What the task asks: What you return must be the lines of the data that hold the word "identification".

(Beginning of Extracted records)

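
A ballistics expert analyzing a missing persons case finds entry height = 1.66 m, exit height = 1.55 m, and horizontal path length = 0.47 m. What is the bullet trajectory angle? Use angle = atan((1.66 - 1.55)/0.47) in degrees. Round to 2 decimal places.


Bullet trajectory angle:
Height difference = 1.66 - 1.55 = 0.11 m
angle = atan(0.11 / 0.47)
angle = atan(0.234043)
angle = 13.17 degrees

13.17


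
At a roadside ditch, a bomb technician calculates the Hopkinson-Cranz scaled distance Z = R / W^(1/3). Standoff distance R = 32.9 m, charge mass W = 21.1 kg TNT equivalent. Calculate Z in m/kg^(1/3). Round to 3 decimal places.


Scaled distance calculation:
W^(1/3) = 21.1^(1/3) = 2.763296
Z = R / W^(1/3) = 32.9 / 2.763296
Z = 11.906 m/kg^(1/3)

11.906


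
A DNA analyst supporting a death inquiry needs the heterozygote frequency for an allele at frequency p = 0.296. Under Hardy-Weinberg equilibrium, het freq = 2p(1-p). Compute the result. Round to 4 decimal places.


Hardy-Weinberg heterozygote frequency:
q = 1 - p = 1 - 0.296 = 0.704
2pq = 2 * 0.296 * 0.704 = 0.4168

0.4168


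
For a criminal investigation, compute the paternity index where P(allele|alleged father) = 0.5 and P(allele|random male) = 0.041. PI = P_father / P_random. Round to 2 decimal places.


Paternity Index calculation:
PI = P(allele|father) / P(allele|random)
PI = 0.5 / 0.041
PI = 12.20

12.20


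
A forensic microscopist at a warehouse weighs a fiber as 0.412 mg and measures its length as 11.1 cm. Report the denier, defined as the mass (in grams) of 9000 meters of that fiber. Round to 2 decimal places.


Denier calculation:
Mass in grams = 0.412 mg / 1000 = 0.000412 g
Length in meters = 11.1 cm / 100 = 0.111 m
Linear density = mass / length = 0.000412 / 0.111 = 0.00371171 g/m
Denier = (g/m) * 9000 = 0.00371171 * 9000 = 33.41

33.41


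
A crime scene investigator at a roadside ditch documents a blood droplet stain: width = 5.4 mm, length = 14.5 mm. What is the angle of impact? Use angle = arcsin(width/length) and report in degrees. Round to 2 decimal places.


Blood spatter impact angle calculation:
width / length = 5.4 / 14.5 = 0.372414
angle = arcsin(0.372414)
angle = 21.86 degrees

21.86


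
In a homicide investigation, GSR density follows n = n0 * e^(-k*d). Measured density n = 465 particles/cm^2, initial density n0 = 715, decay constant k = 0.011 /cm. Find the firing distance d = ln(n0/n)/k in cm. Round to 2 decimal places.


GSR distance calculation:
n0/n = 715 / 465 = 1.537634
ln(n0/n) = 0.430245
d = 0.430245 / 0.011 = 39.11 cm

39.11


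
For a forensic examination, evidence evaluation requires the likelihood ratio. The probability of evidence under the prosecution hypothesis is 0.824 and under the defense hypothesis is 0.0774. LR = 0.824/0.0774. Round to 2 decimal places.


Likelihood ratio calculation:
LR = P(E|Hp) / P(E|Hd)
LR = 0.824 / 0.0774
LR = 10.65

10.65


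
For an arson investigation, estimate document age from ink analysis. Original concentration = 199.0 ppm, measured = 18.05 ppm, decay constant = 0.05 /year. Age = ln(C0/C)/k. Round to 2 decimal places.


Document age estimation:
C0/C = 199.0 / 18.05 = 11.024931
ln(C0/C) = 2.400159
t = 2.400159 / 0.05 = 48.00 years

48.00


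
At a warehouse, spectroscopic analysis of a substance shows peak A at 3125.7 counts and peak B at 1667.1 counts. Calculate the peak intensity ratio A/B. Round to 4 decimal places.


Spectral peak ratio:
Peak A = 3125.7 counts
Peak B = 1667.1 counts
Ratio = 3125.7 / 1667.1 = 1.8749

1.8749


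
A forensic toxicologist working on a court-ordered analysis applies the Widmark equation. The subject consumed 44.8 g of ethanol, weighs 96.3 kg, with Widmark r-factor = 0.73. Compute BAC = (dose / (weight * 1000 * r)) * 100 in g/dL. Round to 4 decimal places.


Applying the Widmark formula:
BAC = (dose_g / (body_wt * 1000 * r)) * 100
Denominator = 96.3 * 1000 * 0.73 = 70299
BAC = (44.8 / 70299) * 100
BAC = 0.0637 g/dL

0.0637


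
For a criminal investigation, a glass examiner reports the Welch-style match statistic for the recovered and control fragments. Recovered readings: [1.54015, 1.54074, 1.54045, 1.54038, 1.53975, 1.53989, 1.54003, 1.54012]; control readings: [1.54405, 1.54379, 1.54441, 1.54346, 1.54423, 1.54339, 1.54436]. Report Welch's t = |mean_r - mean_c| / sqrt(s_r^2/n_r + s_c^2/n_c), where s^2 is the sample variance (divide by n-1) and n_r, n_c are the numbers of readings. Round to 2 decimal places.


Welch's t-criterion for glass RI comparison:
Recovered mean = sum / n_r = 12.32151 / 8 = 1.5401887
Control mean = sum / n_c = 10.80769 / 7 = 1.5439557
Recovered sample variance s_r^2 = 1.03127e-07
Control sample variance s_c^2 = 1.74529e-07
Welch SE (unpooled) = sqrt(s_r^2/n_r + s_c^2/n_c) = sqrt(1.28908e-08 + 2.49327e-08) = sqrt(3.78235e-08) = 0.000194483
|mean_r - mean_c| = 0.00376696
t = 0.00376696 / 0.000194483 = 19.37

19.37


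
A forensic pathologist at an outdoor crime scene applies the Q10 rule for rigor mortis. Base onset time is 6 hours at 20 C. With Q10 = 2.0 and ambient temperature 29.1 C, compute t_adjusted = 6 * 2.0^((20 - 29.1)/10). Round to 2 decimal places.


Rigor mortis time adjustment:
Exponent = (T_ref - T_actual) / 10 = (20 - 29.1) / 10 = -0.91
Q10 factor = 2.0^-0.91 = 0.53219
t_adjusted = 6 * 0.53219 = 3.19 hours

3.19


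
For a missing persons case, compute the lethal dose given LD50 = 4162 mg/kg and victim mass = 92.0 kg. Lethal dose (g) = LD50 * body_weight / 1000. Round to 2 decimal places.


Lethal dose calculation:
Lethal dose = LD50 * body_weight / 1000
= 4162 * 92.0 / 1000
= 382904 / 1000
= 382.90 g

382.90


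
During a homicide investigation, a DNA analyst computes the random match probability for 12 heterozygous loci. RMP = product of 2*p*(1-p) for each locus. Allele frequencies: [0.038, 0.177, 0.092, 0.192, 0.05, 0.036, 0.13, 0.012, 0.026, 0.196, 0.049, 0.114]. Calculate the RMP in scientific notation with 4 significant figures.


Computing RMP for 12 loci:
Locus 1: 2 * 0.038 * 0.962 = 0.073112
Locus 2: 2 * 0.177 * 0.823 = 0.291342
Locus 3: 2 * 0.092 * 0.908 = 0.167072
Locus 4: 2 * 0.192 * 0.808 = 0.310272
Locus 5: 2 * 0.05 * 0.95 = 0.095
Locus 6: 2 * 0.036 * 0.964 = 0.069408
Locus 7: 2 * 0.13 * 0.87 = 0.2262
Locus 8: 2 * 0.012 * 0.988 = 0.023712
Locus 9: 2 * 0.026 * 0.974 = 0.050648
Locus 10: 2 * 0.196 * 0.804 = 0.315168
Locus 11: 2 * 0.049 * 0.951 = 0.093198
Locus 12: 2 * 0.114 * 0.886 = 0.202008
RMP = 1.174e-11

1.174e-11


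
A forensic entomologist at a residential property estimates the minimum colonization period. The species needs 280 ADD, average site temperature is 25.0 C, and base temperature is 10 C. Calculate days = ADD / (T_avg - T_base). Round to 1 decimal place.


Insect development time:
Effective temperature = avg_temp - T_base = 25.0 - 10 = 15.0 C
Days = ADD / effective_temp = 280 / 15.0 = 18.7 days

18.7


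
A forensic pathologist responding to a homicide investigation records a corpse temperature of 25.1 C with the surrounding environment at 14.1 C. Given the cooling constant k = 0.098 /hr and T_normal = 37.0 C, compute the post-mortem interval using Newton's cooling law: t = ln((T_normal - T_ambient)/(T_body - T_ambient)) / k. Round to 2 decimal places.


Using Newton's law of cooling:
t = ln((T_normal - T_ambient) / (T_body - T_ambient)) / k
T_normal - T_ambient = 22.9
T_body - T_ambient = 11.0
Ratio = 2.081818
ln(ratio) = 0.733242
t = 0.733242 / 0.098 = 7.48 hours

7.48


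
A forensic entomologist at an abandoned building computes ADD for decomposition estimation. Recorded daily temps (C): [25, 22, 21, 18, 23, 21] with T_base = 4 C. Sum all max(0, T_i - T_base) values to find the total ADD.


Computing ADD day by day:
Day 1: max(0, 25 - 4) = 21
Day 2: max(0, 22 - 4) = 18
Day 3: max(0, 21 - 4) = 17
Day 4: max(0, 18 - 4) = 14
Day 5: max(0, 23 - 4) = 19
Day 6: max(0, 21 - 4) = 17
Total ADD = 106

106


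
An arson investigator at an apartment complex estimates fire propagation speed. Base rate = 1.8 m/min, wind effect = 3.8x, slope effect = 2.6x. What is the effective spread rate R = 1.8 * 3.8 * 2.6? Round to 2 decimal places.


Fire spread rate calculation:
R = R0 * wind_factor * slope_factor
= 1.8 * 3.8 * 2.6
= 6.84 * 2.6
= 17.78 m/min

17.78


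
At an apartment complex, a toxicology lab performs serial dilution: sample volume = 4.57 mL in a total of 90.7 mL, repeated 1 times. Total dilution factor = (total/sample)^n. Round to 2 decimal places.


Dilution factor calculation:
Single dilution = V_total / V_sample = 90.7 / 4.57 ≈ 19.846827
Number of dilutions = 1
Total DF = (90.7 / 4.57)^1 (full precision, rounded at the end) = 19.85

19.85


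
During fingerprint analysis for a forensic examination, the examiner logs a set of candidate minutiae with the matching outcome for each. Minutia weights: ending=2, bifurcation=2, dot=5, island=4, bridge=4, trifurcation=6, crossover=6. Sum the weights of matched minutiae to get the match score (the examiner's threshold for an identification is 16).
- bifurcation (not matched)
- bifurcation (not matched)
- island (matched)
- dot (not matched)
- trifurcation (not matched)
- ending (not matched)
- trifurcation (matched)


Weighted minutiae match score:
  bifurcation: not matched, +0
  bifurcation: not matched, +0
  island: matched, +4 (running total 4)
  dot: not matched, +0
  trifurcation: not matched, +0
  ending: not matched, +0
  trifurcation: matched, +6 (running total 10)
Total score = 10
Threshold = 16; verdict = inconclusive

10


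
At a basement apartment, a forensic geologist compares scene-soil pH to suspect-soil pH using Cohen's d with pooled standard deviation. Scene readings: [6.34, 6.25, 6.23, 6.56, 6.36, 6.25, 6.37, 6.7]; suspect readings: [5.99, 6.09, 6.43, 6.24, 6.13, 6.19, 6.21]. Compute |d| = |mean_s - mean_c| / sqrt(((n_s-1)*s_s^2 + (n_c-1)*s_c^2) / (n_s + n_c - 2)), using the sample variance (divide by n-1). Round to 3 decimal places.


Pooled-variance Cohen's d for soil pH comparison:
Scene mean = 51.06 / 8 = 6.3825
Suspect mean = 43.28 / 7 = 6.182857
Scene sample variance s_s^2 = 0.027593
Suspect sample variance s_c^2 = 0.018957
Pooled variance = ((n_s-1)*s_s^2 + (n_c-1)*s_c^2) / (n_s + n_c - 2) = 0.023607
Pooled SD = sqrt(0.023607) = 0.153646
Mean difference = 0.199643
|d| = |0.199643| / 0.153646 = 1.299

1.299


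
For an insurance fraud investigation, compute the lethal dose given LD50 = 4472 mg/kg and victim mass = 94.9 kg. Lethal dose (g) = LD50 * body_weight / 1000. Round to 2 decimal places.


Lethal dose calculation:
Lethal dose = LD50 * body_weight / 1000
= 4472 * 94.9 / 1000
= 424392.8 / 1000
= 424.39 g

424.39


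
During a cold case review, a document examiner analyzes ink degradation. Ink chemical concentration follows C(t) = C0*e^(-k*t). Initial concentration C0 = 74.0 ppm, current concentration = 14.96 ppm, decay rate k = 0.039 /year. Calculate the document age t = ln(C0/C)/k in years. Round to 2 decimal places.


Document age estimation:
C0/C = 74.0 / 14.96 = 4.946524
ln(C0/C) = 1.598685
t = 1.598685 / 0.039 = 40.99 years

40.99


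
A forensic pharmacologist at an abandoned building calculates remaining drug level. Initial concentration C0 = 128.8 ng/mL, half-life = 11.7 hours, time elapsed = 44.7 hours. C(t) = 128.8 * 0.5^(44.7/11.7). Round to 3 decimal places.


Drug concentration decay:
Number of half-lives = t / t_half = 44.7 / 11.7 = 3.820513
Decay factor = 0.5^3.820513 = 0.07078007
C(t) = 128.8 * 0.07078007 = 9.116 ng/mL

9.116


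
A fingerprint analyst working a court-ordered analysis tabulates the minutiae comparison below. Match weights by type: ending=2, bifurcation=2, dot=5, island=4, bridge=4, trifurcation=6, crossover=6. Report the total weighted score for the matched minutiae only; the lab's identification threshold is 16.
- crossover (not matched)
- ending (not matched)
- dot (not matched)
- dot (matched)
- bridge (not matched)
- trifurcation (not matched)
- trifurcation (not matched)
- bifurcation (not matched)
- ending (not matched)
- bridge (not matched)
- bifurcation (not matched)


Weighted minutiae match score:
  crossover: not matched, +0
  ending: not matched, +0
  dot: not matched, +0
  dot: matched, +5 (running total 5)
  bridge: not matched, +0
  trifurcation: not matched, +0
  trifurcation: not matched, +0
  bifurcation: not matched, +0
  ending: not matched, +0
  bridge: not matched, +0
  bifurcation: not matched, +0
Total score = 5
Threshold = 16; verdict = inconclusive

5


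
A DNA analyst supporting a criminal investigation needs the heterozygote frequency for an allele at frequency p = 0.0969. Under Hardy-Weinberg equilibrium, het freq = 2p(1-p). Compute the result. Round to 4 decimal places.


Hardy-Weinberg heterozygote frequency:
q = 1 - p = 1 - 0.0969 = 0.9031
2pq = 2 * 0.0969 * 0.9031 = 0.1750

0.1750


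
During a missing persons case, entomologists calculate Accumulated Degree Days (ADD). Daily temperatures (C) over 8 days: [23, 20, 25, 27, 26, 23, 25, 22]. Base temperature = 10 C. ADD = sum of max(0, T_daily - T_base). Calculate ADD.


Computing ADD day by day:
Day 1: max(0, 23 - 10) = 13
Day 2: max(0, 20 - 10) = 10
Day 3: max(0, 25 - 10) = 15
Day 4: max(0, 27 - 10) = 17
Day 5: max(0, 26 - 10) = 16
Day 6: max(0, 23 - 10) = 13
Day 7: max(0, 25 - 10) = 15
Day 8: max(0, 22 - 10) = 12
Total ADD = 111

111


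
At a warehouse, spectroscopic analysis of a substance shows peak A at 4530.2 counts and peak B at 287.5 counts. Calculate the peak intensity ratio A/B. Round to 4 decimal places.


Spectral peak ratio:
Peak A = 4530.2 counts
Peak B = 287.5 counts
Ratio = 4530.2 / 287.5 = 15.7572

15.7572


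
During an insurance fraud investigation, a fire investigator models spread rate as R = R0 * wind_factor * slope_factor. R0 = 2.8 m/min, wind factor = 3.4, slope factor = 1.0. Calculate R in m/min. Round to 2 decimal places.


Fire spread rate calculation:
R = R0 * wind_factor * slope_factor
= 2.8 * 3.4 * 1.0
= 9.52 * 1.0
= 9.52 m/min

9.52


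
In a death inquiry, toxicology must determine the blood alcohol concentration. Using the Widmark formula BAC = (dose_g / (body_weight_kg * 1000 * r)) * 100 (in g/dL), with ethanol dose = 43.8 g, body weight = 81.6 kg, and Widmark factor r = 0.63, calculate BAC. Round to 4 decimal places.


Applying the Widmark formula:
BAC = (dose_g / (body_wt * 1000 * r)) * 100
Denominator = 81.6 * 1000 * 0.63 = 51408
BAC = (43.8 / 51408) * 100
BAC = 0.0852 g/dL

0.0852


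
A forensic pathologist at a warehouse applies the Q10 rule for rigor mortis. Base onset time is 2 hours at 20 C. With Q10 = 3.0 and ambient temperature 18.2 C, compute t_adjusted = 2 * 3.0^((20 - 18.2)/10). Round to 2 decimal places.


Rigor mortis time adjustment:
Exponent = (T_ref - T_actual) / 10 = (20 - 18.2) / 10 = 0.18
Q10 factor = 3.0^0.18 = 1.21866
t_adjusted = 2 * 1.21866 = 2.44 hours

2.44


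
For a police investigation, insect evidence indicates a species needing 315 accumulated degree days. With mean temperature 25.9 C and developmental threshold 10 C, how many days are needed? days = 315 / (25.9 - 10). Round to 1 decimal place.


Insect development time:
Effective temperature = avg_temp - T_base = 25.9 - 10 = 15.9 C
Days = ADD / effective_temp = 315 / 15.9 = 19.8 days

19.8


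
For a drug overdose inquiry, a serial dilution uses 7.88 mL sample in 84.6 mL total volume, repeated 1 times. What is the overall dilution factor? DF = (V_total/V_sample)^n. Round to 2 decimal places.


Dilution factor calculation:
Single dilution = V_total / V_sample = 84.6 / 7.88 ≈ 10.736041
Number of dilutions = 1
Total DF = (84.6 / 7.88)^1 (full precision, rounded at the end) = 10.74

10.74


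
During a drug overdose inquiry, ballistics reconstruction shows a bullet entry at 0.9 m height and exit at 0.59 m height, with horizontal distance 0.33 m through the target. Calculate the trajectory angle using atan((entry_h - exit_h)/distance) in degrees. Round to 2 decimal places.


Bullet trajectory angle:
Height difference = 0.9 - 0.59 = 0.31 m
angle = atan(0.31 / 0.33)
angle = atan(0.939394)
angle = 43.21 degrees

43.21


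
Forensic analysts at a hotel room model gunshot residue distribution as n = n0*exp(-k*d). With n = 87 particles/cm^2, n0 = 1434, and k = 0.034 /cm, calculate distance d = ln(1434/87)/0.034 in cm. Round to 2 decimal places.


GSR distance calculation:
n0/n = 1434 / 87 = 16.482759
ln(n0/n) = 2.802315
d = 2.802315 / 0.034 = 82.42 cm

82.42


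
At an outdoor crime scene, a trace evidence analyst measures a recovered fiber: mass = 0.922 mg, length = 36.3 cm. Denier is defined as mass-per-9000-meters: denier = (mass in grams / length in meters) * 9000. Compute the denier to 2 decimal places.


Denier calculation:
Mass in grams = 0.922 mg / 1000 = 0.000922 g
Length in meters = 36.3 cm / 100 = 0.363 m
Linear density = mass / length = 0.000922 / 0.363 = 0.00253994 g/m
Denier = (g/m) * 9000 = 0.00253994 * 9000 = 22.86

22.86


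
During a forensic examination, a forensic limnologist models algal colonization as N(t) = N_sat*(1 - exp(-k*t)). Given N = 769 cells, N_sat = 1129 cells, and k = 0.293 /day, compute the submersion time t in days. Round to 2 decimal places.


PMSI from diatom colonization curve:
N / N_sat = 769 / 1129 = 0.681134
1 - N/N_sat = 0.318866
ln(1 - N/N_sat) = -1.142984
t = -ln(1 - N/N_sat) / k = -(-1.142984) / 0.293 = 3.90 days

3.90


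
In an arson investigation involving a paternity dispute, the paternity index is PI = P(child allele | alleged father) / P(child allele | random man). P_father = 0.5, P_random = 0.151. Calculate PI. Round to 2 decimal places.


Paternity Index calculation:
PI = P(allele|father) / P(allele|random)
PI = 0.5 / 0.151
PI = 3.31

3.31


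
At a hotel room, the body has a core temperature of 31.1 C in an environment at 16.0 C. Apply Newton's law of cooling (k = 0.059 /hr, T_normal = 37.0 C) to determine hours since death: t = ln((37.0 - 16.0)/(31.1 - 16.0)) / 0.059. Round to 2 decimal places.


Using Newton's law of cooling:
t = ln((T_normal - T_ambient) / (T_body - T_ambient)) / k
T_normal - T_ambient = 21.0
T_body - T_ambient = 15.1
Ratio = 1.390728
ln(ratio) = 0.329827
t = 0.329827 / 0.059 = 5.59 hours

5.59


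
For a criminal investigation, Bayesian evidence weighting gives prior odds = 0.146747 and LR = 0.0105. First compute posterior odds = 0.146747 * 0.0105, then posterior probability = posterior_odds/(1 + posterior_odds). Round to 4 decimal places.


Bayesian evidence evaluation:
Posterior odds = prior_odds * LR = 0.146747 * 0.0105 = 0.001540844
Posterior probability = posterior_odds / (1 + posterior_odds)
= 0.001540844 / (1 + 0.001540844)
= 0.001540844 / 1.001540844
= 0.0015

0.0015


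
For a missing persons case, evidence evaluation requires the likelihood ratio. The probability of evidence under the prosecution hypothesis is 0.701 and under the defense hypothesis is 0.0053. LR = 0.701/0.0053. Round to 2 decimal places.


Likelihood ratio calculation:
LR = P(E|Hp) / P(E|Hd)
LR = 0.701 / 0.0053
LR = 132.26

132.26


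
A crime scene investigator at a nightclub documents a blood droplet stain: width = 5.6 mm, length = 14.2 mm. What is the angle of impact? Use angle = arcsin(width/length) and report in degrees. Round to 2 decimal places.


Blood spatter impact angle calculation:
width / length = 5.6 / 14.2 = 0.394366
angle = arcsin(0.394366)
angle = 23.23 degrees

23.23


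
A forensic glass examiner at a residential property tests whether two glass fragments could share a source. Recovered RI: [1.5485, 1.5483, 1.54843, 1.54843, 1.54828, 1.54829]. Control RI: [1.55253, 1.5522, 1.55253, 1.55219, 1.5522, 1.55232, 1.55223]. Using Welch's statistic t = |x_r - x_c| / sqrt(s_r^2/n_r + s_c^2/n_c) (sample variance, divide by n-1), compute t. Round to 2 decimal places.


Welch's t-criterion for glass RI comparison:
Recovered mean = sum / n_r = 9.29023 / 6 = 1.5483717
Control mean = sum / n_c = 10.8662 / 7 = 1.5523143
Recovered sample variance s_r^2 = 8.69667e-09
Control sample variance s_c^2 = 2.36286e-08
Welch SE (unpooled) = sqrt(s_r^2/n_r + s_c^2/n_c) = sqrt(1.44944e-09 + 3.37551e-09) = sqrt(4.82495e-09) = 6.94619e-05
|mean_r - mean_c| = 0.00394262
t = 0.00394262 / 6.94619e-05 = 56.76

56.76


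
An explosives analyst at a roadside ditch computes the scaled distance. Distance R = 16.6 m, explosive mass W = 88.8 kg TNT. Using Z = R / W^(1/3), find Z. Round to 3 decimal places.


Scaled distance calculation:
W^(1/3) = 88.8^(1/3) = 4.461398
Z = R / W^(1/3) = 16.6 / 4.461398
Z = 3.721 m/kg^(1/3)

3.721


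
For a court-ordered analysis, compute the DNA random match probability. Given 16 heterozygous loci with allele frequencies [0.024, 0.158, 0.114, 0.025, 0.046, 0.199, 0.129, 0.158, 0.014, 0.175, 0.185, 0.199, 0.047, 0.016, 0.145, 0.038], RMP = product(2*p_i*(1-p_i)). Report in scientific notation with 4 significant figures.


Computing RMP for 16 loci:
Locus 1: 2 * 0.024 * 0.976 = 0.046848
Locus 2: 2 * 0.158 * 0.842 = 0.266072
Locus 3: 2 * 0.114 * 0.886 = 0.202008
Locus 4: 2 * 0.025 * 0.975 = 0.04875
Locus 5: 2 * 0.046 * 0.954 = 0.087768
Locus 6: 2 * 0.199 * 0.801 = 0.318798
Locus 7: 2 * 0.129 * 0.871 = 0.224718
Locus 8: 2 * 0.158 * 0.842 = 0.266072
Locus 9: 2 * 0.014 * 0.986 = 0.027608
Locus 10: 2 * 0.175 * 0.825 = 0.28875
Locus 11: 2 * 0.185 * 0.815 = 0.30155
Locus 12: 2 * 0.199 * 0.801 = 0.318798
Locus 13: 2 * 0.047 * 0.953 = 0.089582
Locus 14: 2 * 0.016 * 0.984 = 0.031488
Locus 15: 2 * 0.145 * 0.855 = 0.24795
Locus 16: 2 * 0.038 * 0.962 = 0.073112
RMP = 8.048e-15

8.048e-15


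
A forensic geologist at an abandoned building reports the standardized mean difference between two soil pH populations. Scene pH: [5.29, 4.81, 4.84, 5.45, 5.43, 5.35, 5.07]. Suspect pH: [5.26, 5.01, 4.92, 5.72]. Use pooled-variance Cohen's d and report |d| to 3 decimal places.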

(End of Extracted records)

Task solution:
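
During fingerprint analysis for a forensic examination, the examiner logs a set of candidate minutiae with the matching outcome for each. Minutia weights: ending=2, bifurcation=2, dot=5, island=4, bridge=4, trifurcation=6, crossover=6. Sum the weights of matched minutiae to get the match score (the examiner's threshold for an identification is 16).
A fingerprint analyst working a court-ordered analysis tabulates the minutiae comparison below. Match weights by type: ending=2, bifurcation=2, dot=5, island=4, bridge=4, trifurcation=6, crossover=6. Report the total weighted score for the matched minutiae only; the lab's identification threshold is 16.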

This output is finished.